What the task asks ::
Would you please write out each entry precisely as given?

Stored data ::
====================

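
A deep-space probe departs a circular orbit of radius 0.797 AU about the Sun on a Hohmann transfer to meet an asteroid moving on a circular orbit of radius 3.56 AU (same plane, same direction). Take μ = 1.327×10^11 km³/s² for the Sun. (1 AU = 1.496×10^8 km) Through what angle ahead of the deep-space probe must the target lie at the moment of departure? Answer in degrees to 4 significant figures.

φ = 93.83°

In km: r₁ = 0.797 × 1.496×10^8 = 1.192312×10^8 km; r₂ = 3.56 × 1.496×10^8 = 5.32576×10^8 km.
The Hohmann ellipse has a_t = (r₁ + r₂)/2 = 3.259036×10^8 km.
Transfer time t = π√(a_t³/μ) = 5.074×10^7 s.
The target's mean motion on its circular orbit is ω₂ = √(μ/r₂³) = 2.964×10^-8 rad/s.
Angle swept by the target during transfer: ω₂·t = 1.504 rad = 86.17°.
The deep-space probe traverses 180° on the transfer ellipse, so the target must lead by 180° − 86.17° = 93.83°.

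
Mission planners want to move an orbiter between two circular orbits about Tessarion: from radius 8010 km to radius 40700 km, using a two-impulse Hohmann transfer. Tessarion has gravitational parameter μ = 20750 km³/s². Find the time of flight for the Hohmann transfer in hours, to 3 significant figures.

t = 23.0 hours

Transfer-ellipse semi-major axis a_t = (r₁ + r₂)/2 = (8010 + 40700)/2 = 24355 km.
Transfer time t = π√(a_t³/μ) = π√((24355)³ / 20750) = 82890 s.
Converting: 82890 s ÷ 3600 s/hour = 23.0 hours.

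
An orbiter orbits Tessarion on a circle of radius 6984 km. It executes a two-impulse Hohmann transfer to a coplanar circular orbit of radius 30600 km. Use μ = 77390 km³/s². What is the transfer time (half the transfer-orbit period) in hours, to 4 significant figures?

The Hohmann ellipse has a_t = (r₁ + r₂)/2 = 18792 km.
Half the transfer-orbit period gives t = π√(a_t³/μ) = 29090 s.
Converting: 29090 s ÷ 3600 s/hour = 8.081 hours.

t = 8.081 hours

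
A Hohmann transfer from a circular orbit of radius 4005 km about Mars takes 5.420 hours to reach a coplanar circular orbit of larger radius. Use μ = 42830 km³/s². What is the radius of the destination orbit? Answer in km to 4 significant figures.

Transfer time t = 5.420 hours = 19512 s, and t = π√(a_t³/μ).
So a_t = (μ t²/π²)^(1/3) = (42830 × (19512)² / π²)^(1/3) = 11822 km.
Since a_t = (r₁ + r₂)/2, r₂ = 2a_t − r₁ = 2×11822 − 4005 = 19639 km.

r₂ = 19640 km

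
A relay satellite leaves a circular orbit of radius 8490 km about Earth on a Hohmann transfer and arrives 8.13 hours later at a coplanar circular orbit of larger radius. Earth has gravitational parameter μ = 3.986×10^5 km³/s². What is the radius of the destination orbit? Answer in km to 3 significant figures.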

====================

Result ::
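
A deep-space probe departs a circular orbit of radius 0.797 AU about the Sun on a Hohmann transfer to meet an asteroid moving on a circular orbit of radius 3.56 AU (same plane, same direction). Take μ = 1.327×10^11 km³/s² for the Sun. (1 AU = 1.496×10^8 km) Through what angle ahead of the deep-space probe must the target lie at the moment of departure? Answer in degrees to 4 significant figures.

φ = 93.83°

In km: r₁ = 0.797 × 1.496×10^8 = 1.192312×10^8 km; r₂ = 3.56 × 1.496×10^8 = 5.32576×10^8 km.
The Hohmann ellipse has a_t = (r₁ + r₂)/2 = 3.259036×10^8 km.
Transfer time t = π√(a_t³/μ) = 5.074×10^7 s.
The target's mean motion on its circular orbit is ω₂ = √(μ/r₂³) = 2.964×10^-8 rad/s.
Angle swept by the target during transfer: ω₂·t = 1.504 rad = 86.17°.
The deep-space probe traverses 180° on the transfer ellipse, so the target must lead by 180° − 86.17° = 93.83°.

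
Mission planners want to move an orbiter between two circular orbits about Tessarion: from radius 8010 km to radius 40700 km, using a two-impulse Hohmann transfer. Tessarion has gravitational parameter μ = 20750 km³/s². Find the time of flight for the Hohmann transfer in hours, to 3 significant figures.

t = 23.0 hours

Transfer-ellipse semi-major axis a_t = (r₁ + r₂)/2 = (8010 + 40700)/2 = 24355 km.
Transfer time t = π√(a_t³/μ) = π√((24355)³ / 20750) = 82890 s.
Converting: 82890 s ÷ 3600 s/hour = 23.0 hours.

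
An orbiter orbits Tessarion on a circle of radius 6984 km. It executes a two-impulse Hohmann transfer to a coplanar circular orbit of radius 30600 km. Use μ = 77390 km³/s². What is the transfer time (half the transfer-orbit period) in hours, to 4 significant figures?

The Hohmann ellipse has a_t = (r₁ + r₂)/2 = 18792 km.
Half the transfer-orbit period gives t = π√(a_t³/μ) = 29090 s.
Converting: 29090 s ÷ 3600 s/hour = 8.081 hours.

t = 8.081 hours

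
A Hohmann transfer from a circular orbit of radius 4005 km about Mars takes 5.420 hours to reach a coplanar circular orbit of larger radius. Use μ = 42830 km³/s². What is the radius of the destination orbit? Answer in km to 4 significant figures.

Transfer time t = 5.420 hours = 19512 s, and t = π√(a_t³/μ).
So a_t = (μ t²/π²)^(1/3) = (42830 × (19512)² / π²)^(1/3) = 11822 km.
Since a_t = (r₁ + r₂)/2, r₂ = 2a_t − r₁ = 2×11822 − 4005 = 19639 km.

r₂ = 19640 km

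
A relay satellite leaves a circular orbit of radius 8490 km about Earth on a Hohmann transfer and arrives 8.13 hours later at a coplanar circular orbit of larger radius. Earth has gravitational parameter μ = 3.986×10^5 km³/s². What is the radius of the destination orbit? Answer in km to 3 significant figures.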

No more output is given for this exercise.